> Task requirements
Give back exactly the stretch of data below from the line holding "a 5-node graph." through the line holding "11101) OR 00000", both ends included, and leave the remaining lines out.

> Excerpted data

◇ ◇ ◇ ◇

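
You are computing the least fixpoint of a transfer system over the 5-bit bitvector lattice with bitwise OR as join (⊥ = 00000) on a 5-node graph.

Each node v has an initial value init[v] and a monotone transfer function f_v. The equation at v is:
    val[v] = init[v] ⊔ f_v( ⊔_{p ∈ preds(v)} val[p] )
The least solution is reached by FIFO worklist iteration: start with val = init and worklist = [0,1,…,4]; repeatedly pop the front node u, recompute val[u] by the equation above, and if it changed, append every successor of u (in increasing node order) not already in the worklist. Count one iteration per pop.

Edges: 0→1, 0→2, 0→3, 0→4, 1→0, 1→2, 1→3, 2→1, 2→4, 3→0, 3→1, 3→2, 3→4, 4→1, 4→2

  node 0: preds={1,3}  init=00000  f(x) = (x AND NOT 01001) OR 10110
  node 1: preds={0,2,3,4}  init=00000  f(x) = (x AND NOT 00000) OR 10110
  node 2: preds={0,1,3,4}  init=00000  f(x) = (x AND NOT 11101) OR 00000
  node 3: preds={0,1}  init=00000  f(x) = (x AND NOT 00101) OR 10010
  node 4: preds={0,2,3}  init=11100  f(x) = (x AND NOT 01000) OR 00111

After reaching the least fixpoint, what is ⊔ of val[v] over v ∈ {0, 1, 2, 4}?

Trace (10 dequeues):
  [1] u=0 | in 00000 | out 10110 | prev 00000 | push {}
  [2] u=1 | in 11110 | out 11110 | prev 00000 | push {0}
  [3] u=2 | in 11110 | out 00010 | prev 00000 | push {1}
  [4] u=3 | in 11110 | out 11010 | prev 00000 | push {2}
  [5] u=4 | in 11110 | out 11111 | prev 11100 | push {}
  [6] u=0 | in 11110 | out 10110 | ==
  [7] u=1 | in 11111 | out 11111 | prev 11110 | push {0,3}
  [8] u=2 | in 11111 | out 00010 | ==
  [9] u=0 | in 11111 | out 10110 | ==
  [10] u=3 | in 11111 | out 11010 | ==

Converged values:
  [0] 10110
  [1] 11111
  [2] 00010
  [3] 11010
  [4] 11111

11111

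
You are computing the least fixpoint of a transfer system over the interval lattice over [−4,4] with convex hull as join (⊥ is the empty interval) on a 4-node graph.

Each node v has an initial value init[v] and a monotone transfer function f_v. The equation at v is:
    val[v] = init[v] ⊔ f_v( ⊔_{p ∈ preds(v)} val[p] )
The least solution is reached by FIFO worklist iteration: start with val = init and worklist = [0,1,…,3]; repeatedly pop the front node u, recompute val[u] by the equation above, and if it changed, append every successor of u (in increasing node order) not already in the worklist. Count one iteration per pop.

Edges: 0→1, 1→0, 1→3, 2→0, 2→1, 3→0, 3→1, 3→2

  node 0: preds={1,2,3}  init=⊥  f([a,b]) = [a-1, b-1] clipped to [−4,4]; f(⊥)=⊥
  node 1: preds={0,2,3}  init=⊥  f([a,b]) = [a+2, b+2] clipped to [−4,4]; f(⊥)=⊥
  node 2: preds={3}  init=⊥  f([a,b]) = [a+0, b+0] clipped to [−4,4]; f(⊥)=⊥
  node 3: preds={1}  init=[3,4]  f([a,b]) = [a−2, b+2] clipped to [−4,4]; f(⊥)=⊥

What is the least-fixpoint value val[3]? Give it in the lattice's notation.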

◇ ◇ ◇ ◇

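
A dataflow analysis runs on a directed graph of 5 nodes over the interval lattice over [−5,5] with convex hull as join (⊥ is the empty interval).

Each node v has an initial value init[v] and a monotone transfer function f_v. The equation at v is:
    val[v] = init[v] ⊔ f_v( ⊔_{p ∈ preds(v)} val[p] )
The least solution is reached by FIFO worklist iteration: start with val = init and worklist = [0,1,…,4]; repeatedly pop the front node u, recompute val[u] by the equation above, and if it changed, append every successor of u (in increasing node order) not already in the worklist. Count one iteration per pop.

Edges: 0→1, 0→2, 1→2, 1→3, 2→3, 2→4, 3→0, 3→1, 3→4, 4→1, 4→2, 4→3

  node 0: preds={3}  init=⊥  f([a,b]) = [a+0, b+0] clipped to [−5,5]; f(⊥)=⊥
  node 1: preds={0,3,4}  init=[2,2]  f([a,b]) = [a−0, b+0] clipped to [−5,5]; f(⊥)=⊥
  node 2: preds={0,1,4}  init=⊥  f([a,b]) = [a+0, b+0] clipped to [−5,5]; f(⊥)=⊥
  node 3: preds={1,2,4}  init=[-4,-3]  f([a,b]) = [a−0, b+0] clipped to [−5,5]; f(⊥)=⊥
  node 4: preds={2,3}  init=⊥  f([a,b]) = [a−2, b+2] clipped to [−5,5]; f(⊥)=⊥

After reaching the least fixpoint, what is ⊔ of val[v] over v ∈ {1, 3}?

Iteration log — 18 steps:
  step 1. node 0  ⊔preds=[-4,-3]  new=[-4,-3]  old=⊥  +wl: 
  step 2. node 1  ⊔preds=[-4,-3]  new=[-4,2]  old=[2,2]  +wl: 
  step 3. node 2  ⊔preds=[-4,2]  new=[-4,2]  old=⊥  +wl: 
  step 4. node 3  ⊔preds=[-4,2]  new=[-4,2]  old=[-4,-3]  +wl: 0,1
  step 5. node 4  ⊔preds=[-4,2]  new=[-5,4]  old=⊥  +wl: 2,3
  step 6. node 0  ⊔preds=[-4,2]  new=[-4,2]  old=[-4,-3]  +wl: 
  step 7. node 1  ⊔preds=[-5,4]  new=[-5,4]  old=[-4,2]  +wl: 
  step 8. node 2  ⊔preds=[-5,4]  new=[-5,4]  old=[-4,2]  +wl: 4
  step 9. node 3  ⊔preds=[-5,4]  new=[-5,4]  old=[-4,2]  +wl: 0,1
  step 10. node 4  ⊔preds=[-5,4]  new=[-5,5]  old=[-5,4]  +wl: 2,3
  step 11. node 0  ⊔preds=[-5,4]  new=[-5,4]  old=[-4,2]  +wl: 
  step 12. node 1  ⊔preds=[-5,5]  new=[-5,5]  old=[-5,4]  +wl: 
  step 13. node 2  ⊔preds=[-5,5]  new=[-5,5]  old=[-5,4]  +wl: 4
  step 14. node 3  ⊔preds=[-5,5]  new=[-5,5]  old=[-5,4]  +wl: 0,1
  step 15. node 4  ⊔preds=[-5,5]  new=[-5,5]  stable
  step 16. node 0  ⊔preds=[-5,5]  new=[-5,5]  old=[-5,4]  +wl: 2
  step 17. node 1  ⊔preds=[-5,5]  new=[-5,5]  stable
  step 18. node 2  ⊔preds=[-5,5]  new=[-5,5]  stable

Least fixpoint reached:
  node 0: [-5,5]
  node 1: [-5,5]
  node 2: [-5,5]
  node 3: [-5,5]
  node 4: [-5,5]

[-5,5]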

◇ ◇ ◇ ◇

> Expected answer
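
You are computing the least fixpoint of a transfer system over the 5-bit bitvector lattice with bitwise OR as join (⊥ = 00000) on a 5-node graph.

Each node v has an initial value init[v] and a monotone transfer function f_v. The equation at v is:
    val[v] = init[v] ⊔ f_v( ⊔_{p ∈ preds(v)} val[p] )
The least solution is reached by FIFO worklist iteration: start with val = init and worklist = [0,1,…,4]; repeatedly pop the front node u, recompute val[u] by the equation above, and if it changed, append every successor of u (in increasing node order) not already in the worklist. Count one iteration per pop.

Edges: 0→1, 0→2, 0→3, 0→4, 1→0, 1→2, 1→3, 2→1, 2→4, 3→0, 3→1, 3→2, 3→4, 4→1, 4→2

  node 0: preds={1,3}  init=00000  f(x) = (x AND NOT 01001) OR 10110
  node 1: preds={0,2,3,4}  init=00000  f(x) = (x AND NOT 00000) OR 10110
  node 2: preds={0,1,3,4}  init=00000  f(x) = (x AND NOT 11101) OR 00000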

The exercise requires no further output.